◆ TASK DETAILS ◆
Copy each line of the data beneath in which the word "among" appears.

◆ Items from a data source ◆
===

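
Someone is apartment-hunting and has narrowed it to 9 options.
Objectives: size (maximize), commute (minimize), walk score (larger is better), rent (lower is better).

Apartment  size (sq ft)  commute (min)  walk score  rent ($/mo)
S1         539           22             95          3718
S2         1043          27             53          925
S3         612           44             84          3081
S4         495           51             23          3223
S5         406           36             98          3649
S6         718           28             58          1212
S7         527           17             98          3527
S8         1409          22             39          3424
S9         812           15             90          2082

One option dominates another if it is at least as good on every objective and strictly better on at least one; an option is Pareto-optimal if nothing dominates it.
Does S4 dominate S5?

S4 vs S5: S4 is worse on commute (51 vs 36), so it does not dominate S5.

No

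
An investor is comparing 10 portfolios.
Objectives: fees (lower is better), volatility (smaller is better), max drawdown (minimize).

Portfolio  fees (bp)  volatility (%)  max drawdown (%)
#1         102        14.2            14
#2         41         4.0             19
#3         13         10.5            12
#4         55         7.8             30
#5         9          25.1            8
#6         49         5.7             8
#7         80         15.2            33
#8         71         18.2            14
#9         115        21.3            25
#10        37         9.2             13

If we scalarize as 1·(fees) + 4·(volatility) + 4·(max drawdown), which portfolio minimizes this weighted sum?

#1: 1·102 + 4·14.2 + 4·14 = 214.8
#2: 1·41 + 4·4.0 + 4·19 = 133.0
#3: 1·13 + 4·10.5 + 4·12 = 103.0
#4: 1·55 + 4·7.8 + 4·30 = 206.2
#5: 1·9 + 4·25.1 + 4·8 = 141.4
#6: 1·49 + 4·5.7 + 4·8 = 103.8
#7: 1·80 + 4·15.2 + 4·33 = 272.8
#8: 1·71 + 4·18.2 + 4·14 = 199.8
#9: 1·115 + 4·21.3 + 4·25 = 300.2
#10: 1·37 + 4·9.2 + 4·13 = 125.8
Lowest: #3 at 103.0.

#3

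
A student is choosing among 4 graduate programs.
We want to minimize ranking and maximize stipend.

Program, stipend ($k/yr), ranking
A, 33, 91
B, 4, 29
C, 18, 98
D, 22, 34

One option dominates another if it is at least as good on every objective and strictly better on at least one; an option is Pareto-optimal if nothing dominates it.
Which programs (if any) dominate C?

A, D

A: stipend 33≥18, ranking 91≤98 — dominates C.
D: stipend 22≥18, ranking 34≤98 — dominates C.
Others (B) are each worse than C on at least one objective.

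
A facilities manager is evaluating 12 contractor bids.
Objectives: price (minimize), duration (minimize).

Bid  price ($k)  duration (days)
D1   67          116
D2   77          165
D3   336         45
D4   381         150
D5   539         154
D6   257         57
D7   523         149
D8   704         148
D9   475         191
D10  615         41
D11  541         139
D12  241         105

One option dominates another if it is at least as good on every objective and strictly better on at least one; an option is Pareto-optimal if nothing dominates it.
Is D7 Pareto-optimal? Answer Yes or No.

D1 vs D7: price 67≤523, duration 116≤149 — D1 is at least as good on every objective and strictly better on at least one, so D1 dominates D7.

No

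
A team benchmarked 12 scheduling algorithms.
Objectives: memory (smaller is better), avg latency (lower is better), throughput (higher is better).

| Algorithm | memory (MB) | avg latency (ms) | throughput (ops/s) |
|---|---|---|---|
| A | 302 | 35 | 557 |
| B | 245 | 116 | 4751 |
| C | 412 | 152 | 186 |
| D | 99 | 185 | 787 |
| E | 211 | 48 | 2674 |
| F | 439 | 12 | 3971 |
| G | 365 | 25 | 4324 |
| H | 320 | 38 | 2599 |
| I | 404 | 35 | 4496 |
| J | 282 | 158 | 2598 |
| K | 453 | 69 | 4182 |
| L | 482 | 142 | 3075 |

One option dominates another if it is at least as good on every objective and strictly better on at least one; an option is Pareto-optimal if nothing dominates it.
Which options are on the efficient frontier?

A, B, D, E, F, G, H, I

A: not dominated.
B: not dominated (best throughput).
C: dominated by A (memory 302≤412, avg latency 35≤152, throughput 557≥186).
D: not dominated (best memory).
E: not dominated.
F: not dominated (best avg latency).
G: not dominated.
H: not dominated.
I: not dominated.
J: dominated by B (memory 245≤282, avg latency 116≤158, throughput 4751≥2598).
K: dominated by G (memory 365≤453, avg latency 25≤69, throughput 4324≥4182).
L: dominated by B (memory 245≤482, avg latency 116≤142, throughput 4751≥3075).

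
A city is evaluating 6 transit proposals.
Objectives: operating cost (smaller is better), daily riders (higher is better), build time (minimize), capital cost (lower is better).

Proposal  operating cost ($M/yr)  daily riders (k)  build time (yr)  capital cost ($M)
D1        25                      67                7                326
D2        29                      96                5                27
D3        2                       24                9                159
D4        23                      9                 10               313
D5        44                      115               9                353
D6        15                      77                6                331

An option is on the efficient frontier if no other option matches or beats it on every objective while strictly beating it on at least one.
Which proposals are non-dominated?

D1, D2, D3, D5, D6

D1: not dominated.
D2: not dominated (best build time).
D3: not dominated (best operating cost).
D4: dominated by D3 (operating cost 2≤23, daily riders 24≥9, build time 9≤10, capital cost 159≤313).
D5: not dominated (best daily riders).
D6: not dominated.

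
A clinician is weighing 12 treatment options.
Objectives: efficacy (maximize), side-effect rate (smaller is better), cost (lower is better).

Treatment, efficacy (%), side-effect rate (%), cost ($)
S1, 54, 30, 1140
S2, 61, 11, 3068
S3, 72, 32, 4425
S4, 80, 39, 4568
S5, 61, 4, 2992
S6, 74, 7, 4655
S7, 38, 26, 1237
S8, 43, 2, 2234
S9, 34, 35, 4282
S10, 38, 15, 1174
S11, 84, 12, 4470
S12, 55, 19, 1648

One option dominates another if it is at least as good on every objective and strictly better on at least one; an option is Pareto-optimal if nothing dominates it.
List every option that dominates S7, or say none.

S10

S10: efficacy 38≥38, side-effect rate 15≤26, cost 1174≤1237 — dominates S7.
Others (S1, S2, S3, S4, S5, S6, S8, S9, S11, S12) are each worse than S7 on at least one objective.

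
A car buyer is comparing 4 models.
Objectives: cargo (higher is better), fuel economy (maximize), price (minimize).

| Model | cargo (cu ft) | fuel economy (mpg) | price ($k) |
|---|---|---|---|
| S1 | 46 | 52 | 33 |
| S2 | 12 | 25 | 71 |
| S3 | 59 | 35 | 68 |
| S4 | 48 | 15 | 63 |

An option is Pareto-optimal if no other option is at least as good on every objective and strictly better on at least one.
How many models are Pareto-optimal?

3

S1: not dominated (best fuel economy).
S2: dominated by S1 (cargo 46≥12, fuel economy 52≥25, price 33≤71).
S3: not dominated (best cargo).
S4: not dominated.
Pareto-optimal: S1, S3, S4 → 3.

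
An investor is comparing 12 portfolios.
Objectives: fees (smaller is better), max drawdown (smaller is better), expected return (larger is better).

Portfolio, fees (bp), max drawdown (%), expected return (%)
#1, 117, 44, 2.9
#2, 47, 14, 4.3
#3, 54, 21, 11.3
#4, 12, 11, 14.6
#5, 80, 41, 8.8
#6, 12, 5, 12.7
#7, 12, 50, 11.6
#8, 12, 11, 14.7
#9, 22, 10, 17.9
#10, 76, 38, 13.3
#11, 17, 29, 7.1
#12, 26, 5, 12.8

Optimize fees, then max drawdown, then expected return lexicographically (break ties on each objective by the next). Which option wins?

#6

First minimize fees: best is 12, kept {#4, #6, #7, #8}.
Then minimize max drawdown: best is 5, kept {#6}.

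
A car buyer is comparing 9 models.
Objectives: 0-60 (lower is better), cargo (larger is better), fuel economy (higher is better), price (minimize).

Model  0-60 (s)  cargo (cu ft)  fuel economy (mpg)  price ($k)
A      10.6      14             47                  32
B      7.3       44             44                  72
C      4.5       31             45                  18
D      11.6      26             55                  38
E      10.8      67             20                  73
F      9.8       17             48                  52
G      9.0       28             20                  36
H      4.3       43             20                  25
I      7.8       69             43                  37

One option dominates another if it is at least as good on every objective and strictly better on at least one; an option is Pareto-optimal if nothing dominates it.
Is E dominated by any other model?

I vs E: 0-60 7.8≤10.8, cargo 69≥67, fuel economy 43≥20, price 37≤73 — I is at least as good on every objective and strictly better on at least one, so I dominates E.

Yes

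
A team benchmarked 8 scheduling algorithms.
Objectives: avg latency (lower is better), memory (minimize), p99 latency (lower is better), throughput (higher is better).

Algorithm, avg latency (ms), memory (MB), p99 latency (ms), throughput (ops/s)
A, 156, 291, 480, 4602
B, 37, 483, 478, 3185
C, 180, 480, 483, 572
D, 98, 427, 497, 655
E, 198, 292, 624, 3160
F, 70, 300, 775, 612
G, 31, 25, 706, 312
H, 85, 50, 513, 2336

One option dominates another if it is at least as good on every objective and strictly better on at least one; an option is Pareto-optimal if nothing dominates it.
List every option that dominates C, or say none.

A

A: avg latency 156≤180, memory 291≤480, p99 latency 480≤483, throughput 4602≥572 — dominates C.
Others (B, D, E, F, G, H) are each worse than C on at least one objective.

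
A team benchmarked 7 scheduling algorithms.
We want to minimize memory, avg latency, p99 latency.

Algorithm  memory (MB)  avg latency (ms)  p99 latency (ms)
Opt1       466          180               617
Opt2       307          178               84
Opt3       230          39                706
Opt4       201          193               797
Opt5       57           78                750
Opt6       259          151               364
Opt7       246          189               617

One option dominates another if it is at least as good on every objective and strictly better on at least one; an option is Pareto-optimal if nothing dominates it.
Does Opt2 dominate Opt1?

Yes

Opt2 vs Opt1: memory 307≤466, avg latency 178≤180, p99 latency 84≤617 — Opt2 is at least as good on every objective with at least one strict improvement.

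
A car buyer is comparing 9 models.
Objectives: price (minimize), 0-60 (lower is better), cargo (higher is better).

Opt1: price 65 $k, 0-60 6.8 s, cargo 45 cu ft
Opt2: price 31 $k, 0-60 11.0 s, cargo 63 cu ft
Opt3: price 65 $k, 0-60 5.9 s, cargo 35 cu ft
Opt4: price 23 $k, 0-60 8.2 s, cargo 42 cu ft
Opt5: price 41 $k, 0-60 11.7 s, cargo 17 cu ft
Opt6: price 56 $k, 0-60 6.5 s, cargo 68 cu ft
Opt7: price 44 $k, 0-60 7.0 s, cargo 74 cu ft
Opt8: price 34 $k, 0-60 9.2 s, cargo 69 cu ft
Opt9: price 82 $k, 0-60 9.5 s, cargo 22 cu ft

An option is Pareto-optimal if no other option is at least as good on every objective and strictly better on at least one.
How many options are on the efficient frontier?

Opt1: dominated by Opt6 (price 56≤65, 0-60 6.5≤6.8, cargo 68≥45).
Opt2: not dominated.
Opt3: not dominated (best 0-60).
Opt4: not dominated (best price).
Opt5: dominated by Opt2 (price 31≤41, 0-60 11.0≤11.7, cargo 63≥17).
Opt6: not dominated.
Opt7: not dominated (best cargo).
Opt8: not dominated.
Opt9: dominated by Opt1 (price 65≤82, 0-60 6.8≤9.5, cargo 45≥22).
Pareto-optimal: Opt2, Opt3, Opt4, Opt6, Opt7, Opt8 → 6.

6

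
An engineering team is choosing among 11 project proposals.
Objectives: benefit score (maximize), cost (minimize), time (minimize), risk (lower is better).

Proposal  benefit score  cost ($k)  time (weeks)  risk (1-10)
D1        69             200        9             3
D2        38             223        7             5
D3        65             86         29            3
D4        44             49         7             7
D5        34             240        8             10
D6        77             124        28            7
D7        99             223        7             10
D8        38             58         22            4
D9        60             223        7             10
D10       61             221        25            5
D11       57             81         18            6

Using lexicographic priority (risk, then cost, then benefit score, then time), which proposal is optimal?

D3

First minimize risk: best is 3, kept {D1, D3}.
Then minimize cost: best is 86, kept {D3}.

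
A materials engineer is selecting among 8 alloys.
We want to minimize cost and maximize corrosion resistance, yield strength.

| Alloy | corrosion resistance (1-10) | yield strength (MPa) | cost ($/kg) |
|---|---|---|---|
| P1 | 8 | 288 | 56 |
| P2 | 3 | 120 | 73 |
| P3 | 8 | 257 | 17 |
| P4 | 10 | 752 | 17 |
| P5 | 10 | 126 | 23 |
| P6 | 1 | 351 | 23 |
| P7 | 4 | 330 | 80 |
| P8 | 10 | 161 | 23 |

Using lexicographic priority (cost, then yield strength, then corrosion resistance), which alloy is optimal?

First minimize cost: best is 17, kept {P3, P4}.
Then maximize yield strength: best is 752, kept {P4}.

P4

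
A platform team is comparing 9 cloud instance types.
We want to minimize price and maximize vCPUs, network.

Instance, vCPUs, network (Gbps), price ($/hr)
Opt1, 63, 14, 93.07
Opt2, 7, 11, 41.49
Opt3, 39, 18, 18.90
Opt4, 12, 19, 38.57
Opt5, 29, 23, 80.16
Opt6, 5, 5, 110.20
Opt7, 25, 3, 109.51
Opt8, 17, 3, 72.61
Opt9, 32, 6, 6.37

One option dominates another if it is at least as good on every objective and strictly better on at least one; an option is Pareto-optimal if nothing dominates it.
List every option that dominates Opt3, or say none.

Opt1: worse on network (14 vs 18).
Opt2: worse on vCPUs (7 vs 39).
Opt4: worse on vCPUs (12 vs 39).
Opt5: worse on vCPUs (29 vs 39).
Opt6: worse on vCPUs (5 vs 39).
Opt7: worse on vCPUs (25 vs 39).
Opt8: worse on vCPUs (17 vs 39).
Opt9: worse on vCPUs (32 vs 39).
No option dominates Opt3.

none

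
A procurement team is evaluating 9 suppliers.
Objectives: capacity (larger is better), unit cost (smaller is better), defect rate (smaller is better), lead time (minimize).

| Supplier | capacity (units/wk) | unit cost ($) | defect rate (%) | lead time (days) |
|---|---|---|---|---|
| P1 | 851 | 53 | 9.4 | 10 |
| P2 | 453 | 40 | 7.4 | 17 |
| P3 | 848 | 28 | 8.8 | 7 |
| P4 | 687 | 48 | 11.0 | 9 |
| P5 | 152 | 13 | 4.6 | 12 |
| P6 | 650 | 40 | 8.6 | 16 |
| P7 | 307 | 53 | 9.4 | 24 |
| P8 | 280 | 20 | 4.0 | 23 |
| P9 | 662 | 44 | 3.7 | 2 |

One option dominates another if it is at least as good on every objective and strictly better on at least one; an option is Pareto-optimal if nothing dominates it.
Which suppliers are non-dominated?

P1: not dominated (best capacity).
P2: not dominated.
P3: not dominated.
P4: dominated by P3 (capacity 848≥687, unit cost 28≤48, defect rate 8.8≤11.0, lead time 7≤9).
P5: not dominated (best unit cost).
P6: not dominated.
P7: dominated by P1 (capacity 851≥307, unit cost 53≤53, defect rate 9.4≤9.4, lead time 10≤24).
P8: not dominated.
P9: not dominated (best defect rate).

P1, P2, P3, P5, P6, P8, P9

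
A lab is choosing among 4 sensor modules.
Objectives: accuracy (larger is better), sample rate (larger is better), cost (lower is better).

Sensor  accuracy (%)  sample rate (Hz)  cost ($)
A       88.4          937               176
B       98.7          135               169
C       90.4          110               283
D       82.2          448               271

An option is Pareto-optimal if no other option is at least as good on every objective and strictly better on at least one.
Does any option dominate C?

B vs C: accuracy 98.7≥90.4, sample rate 135≥110, cost 169≤283 — B is at least as good on every objective and strictly better on at least one, so B dominates C.

Yes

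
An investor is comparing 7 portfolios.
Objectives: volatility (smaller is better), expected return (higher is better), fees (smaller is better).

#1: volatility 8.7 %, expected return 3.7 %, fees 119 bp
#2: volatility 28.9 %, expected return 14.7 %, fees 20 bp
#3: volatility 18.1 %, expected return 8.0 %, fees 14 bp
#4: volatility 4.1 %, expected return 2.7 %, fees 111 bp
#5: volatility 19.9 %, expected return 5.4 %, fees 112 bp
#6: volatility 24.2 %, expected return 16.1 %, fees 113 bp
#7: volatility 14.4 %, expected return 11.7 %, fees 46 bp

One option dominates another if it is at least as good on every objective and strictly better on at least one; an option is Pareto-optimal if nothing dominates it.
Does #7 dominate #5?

Yes

#7 vs #5: volatility 14.4≤19.9, expected return 11.7≥5.4, fees 46≤112 — #7 is at least as good on every objective with at least one strict improvement.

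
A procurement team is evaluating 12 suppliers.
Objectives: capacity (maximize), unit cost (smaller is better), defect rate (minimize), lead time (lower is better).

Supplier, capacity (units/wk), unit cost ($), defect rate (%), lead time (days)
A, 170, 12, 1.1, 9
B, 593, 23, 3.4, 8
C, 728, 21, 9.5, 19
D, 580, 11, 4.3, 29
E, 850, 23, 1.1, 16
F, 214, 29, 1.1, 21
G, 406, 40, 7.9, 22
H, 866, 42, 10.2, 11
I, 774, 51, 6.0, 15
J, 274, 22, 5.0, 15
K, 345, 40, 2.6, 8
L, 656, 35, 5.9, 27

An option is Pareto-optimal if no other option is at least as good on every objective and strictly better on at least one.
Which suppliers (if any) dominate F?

E: capacity 850≥214, unit cost 23≤29, defect rate 1.1≤1.1, lead time 16≤21 — dominates F.
Others (A, B, C, D, G, H, I, J, K, L) are each worse than F on at least one objective.

E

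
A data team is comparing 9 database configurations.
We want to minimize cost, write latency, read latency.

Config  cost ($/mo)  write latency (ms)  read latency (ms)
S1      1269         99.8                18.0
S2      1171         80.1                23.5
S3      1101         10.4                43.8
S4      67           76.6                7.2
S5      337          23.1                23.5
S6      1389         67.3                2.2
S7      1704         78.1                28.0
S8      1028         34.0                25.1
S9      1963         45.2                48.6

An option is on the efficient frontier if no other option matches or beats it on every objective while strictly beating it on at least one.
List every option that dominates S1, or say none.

S4: cost 67≤1269, write latency 76.6≤99.8, read latency 7.2≤18.0 — dominates S1.
Others (S2, S3, S5, S6, S7, S8, S9) are each worse than S1 on at least one objective.

S4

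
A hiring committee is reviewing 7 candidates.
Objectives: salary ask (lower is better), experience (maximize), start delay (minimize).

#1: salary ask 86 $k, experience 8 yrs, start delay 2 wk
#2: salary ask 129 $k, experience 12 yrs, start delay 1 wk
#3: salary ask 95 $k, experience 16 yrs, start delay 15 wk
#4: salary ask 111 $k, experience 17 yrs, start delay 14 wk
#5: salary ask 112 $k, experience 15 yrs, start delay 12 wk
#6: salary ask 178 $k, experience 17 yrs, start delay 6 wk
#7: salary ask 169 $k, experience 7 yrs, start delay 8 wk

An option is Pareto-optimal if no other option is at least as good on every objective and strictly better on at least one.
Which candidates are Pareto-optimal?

#1, #2, #3, #4, #5, #6

#1: not dominated (best salary ask).
#2: not dominated (best start delay).
#3: not dominated.
#4: not dominated.
#5: not dominated.
#6: not dominated.
#7: dominated by #1 (salary ask 86≤169, experience 8≥7, start delay 2≤8).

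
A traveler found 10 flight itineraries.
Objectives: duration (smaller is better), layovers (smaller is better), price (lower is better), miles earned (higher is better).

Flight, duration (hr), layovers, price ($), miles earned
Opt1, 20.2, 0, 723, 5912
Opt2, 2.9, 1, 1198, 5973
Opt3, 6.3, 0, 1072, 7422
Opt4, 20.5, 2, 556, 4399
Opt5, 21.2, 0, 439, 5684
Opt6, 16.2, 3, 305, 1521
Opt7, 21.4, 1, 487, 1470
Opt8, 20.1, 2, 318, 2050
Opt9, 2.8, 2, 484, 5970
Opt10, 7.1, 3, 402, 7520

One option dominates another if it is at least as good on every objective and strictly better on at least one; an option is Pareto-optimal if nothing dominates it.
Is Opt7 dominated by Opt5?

Yes

Opt5 vs Opt7: duration 21.2≤21.4, layovers 0≤1, price 439≤487, miles earned 5684≥1470 — Opt5 is at least as good on every objective with at least one strict improvement.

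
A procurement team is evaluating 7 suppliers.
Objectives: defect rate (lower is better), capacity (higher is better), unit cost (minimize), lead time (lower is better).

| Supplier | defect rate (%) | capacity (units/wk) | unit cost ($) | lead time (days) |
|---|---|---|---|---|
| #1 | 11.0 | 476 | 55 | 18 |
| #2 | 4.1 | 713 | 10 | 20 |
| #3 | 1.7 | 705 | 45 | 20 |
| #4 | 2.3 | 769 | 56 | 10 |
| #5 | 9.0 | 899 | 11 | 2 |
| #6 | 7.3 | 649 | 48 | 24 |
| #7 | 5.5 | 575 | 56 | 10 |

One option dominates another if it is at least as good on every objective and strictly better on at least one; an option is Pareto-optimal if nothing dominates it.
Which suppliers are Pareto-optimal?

#1: dominated by #5 (defect rate 9.0≤11.0, capacity 899≥476, unit cost 11≤55, lead time 2≤18).
#2: not dominated (best unit cost).
#3: not dominated (best defect rate).
#4: not dominated.
#5: not dominated (best capacity).
#6: dominated by #2 (defect rate 4.1≤7.3, capacity 713≥649, unit cost 10≤48, lead time 20≤24).
#7: dominated by #4 (defect rate 2.3≤5.5, capacity 769≥575, unit cost 56≤56, lead time 10≤10).

#2, #3, #4, #5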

===

◆ RESULT ◆
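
A student is choosing among 4 graduate programs.
An engineering team is choosing among 11 project proposals.
A materials engineer is selecting among 8 alloys.
A lab is choosing among 4 sensor modules.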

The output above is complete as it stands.